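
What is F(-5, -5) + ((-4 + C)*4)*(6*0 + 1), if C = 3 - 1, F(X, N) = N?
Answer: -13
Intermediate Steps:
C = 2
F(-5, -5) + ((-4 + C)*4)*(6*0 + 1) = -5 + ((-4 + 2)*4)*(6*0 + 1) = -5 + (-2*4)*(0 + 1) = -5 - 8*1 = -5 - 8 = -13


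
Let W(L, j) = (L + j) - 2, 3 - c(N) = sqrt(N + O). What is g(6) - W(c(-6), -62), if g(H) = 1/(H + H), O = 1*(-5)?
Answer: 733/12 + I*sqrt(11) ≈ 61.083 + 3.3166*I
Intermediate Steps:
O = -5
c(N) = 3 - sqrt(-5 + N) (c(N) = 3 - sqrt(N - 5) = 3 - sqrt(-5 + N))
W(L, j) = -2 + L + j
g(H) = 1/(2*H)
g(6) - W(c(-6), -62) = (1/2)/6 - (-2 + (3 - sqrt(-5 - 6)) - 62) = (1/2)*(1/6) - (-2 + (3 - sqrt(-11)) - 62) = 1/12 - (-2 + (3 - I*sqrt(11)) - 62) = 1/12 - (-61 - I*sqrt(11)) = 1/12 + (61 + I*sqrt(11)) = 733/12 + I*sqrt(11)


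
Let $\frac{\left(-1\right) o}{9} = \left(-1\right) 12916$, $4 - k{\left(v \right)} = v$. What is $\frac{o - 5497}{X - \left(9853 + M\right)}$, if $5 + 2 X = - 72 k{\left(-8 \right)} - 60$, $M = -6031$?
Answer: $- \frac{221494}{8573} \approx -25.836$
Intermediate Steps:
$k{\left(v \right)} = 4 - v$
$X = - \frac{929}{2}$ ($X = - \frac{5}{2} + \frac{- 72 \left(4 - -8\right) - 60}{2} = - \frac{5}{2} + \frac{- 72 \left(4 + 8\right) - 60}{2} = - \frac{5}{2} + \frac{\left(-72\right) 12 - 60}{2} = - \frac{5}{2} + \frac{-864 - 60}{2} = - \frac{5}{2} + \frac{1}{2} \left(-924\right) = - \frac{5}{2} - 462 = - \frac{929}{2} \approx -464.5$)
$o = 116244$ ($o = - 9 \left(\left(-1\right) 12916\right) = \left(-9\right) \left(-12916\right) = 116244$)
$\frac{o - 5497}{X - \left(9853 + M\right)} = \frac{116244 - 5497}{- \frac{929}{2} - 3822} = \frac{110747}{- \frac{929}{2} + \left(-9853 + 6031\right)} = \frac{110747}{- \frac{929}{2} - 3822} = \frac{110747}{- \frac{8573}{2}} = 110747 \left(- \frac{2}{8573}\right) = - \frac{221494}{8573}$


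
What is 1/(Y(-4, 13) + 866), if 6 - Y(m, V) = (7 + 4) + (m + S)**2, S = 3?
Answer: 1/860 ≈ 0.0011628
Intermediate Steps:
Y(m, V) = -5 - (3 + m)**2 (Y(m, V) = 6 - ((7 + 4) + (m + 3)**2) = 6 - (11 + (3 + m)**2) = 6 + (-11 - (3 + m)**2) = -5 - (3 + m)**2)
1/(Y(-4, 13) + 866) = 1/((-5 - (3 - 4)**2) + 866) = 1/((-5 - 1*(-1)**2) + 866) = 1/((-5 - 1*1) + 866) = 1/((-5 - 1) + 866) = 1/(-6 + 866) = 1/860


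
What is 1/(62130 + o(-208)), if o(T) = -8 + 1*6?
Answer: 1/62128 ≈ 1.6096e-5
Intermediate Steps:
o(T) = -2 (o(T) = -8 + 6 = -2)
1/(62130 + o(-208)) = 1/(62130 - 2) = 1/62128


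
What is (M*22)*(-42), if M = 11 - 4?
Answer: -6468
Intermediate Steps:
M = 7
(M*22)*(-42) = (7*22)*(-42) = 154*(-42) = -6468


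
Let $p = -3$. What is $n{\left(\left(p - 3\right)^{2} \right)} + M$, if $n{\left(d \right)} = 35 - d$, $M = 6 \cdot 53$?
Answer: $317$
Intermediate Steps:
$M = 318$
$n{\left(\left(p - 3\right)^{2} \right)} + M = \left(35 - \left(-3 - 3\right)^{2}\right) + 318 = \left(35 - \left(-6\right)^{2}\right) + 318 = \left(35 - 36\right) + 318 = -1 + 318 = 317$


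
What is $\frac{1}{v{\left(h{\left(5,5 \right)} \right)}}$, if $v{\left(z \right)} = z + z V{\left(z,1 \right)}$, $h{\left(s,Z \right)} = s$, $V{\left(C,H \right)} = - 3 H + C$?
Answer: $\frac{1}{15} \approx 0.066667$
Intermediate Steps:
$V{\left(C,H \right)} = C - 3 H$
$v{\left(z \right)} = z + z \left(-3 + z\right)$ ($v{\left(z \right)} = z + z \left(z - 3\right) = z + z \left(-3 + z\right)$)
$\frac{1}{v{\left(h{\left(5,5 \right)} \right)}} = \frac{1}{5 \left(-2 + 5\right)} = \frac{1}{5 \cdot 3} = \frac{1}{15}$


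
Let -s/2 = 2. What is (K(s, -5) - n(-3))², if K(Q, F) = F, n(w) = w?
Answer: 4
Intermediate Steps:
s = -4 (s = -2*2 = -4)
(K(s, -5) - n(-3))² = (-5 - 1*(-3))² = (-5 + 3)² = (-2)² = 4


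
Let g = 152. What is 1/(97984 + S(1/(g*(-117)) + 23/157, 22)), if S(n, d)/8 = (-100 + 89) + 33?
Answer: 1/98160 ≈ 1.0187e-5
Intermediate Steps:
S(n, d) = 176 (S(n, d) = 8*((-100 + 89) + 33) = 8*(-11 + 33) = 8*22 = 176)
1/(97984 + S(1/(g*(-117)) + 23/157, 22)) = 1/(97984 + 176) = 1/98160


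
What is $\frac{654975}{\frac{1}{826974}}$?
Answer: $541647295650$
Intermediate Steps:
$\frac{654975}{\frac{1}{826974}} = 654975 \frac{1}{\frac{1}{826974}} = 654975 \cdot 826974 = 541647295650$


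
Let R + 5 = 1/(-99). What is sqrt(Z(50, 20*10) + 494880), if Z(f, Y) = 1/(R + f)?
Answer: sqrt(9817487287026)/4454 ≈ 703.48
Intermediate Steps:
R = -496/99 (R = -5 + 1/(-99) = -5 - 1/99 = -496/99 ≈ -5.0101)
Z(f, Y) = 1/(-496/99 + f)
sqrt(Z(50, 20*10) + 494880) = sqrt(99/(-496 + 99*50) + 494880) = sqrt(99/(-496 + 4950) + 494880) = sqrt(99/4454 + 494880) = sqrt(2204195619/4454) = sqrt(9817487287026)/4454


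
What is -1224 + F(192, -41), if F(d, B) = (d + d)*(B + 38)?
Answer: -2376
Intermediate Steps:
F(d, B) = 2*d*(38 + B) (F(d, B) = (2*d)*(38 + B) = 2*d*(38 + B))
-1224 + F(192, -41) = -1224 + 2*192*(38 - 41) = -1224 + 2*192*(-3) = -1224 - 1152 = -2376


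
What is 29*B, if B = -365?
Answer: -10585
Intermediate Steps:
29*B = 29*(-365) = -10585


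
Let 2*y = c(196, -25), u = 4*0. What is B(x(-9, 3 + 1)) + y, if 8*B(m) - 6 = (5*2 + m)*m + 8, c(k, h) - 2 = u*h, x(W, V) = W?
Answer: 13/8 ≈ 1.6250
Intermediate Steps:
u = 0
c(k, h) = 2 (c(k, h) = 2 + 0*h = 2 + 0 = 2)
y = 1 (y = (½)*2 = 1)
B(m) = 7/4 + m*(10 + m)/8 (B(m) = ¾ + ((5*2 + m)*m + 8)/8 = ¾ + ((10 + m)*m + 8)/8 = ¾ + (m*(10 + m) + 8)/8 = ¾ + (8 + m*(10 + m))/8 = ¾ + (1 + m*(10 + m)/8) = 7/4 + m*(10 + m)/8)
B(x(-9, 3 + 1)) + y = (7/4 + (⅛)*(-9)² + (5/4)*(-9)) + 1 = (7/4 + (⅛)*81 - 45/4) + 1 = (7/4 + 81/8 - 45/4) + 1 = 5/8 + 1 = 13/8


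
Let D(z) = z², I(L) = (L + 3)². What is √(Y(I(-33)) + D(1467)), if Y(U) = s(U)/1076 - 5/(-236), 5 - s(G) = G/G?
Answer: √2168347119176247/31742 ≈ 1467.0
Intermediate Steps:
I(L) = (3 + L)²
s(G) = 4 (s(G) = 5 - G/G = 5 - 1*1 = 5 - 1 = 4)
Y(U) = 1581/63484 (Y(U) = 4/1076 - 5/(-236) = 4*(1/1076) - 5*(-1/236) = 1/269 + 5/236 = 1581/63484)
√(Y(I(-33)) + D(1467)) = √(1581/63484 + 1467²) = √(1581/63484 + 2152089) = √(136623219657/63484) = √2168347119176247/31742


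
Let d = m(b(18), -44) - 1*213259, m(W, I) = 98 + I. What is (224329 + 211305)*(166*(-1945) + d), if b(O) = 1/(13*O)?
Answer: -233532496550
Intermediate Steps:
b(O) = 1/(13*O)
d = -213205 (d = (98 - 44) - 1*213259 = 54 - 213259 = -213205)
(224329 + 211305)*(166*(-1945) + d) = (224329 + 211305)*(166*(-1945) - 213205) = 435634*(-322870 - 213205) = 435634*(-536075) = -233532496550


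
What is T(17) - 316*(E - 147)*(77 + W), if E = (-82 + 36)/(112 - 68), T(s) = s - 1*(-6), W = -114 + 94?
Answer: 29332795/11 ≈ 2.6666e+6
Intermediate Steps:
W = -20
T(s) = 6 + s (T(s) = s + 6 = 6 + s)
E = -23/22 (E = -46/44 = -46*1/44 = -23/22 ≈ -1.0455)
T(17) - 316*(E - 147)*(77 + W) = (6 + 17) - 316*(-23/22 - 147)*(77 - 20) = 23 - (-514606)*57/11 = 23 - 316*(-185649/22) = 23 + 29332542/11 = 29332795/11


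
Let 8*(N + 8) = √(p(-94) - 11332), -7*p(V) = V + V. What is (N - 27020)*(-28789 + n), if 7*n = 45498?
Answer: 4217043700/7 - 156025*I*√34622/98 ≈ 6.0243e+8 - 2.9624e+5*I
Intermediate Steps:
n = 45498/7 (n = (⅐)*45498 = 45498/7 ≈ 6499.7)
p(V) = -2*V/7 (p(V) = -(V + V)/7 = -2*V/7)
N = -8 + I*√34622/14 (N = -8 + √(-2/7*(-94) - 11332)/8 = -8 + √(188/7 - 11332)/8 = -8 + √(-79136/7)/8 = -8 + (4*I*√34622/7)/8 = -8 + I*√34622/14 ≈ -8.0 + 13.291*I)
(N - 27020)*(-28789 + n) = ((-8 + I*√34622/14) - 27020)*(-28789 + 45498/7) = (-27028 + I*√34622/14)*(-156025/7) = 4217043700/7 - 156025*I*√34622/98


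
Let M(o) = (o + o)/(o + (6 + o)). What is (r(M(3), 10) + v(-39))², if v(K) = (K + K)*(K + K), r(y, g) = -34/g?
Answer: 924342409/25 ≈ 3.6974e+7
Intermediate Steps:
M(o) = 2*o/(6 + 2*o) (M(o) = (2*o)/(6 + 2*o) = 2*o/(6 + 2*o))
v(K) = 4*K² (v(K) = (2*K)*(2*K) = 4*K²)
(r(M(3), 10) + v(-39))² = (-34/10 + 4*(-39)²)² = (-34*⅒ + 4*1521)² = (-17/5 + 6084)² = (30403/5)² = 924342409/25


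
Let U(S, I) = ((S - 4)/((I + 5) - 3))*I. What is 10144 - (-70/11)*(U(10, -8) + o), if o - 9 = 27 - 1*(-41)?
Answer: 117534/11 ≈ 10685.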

--

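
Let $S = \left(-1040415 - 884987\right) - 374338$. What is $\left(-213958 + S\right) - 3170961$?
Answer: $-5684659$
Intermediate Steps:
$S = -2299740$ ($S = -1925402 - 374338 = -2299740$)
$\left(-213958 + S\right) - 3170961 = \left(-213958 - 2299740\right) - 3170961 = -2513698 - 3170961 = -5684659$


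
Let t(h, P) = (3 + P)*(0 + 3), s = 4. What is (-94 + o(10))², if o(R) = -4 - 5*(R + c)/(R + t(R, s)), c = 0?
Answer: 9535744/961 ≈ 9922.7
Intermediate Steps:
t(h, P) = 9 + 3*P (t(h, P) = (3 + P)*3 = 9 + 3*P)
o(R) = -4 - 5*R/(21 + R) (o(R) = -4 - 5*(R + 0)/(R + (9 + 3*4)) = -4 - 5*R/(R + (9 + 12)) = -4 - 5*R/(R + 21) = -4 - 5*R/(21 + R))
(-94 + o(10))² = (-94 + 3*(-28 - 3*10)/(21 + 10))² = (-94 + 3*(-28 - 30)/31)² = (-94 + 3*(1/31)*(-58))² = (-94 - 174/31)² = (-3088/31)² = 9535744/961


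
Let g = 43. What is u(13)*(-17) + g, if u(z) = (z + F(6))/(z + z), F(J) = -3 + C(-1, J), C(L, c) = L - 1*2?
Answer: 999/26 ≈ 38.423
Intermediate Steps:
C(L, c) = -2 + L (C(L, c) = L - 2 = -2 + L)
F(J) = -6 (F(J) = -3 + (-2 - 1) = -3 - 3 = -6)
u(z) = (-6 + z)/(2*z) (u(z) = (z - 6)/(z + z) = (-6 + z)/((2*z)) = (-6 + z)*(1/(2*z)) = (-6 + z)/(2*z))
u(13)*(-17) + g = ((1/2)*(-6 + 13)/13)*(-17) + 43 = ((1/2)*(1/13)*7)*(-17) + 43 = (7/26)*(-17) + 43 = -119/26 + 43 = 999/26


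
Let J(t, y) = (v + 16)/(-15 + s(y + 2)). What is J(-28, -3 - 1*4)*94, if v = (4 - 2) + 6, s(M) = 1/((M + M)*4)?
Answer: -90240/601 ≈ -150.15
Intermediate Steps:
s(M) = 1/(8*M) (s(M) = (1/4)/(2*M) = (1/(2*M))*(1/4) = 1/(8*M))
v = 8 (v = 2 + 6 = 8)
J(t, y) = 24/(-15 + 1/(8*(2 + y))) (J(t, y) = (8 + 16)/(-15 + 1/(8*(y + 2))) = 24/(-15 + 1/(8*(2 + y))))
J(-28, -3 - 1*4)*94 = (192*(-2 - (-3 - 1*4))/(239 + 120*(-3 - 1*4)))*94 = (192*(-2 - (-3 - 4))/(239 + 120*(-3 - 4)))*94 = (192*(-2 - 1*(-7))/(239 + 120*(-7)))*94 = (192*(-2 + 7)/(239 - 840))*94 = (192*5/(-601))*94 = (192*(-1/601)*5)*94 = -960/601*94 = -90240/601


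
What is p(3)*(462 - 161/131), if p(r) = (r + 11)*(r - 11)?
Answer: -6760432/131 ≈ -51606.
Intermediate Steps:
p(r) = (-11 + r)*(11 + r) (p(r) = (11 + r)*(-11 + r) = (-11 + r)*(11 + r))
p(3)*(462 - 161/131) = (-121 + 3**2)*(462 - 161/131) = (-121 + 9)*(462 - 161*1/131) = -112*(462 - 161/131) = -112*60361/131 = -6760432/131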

---

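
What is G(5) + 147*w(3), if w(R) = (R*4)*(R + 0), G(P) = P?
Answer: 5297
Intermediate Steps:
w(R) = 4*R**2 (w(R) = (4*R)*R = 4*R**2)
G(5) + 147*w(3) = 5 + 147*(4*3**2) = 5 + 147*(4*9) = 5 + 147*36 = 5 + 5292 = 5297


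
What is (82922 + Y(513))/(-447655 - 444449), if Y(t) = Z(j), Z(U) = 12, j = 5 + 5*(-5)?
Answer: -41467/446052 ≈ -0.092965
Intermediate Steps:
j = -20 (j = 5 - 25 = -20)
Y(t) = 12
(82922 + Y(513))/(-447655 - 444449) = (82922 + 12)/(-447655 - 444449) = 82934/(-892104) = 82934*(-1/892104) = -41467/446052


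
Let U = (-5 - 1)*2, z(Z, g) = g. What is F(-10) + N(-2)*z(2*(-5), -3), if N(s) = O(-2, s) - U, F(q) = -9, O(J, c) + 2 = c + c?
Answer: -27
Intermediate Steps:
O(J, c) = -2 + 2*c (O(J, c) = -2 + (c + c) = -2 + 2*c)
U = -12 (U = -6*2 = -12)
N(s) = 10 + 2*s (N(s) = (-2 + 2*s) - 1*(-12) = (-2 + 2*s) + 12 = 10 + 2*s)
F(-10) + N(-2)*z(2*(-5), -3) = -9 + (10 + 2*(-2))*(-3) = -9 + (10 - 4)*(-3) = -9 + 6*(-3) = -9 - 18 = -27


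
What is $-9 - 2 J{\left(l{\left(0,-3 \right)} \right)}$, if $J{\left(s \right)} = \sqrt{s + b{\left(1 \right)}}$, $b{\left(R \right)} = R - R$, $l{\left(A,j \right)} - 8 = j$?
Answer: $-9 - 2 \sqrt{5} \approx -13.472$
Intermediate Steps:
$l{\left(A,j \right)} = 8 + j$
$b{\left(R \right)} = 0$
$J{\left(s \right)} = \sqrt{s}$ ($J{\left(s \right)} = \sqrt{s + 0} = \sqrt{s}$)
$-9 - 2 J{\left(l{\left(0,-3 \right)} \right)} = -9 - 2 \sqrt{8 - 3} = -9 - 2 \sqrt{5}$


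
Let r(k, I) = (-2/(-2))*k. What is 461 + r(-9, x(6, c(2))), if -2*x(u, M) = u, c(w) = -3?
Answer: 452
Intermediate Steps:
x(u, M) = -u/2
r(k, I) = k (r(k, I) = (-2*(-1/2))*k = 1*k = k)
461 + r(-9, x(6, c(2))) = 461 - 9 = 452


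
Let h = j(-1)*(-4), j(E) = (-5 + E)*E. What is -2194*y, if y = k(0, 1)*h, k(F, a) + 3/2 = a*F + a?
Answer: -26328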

THE TASK:
Your answer should be the lines of the listing above between the line holding "Let g = 152." and the line holding "Answer: 13/8 ≈ 1.6250", inclusive, restated word for word and alone.

OUTPUT OF THE TASK:
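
Let g = 152. What is 1/(97984 + S(1/(g*(-117)) + 23/157, 22)), if S(n, d)/8 = (-100 + 89) + 33?
Answer: 1/98160 ≈ 1.0187e-5
Intermediate Steps:
S(n, d) = 176 (S(n, d) = 8*((-100 + 89) + 33) = 8*(-11 + 33) = 8*22 = 176)
1/(97984 + S(1/(g*(-117)) + 23/157, 22)) = 1/(97984 + 176) = 1/98160


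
What is $\frac{654975}{\frac{1}{826974}}$?
Answer: $541647295650$
Intermediate Steps:
$\frac{654975}{\frac{1}{826974}} = 654975 \frac{1}{\frac{1}{826974}} = 654975 \cdot 826974 = 541647295650$


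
Let R + 5 = 1/(-99). What is sqrt(Z(50, 20*10) + 494880), if Z(f, Y) = 1/(R + f)?
Answer: sqrt(9817487287026)/4454 ≈ 703.48
Intermediate Steps:
R = -496/99 (R = -5 + 1/(-99) = -5 - 1/99 = -496/99 ≈ -5.0101)
Z(f, Y) = 1/(-496/99 + f)
sqrt(Z(50, 20*10) + 494880) = sqrt(99/(-496 + 99*50) + 494880) = sqrt(99/(-496 + 4950) + 494880) = sqrt(99/4454 + 494880) = sqrt(2204195619/4454) = sqrt(9817487287026)/4454


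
What is -1224 + F(192, -41), if F(d, B) = (d + d)*(B + 38)?
Answer: -2376
Intermediate Steps:
F(d, B) = 2*d*(38 + B) (F(d, B) = (2*d)*(38 + B) = 2*d*(38 + B))
-1224 + F(192, -41) = -1224 + 2*192*(38 - 41) = -1224 + 2*192*(-3) = -1224 - 1152 = -2376


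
What is 29*B, if B = -365?
Answer: -10585
Intermediate Steps:
29*B = 29*(-365) = -10585


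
Let 2*y = c(196, -25), u = 4*0. What is B(x(-9, 3 + 1)) + y, if 8*B(m) - 6 = (5*2 + m)*m + 8, c(k, h) - 2 = u*h, x(W, V) = W?
Answer: 13/8 ≈ 1.6250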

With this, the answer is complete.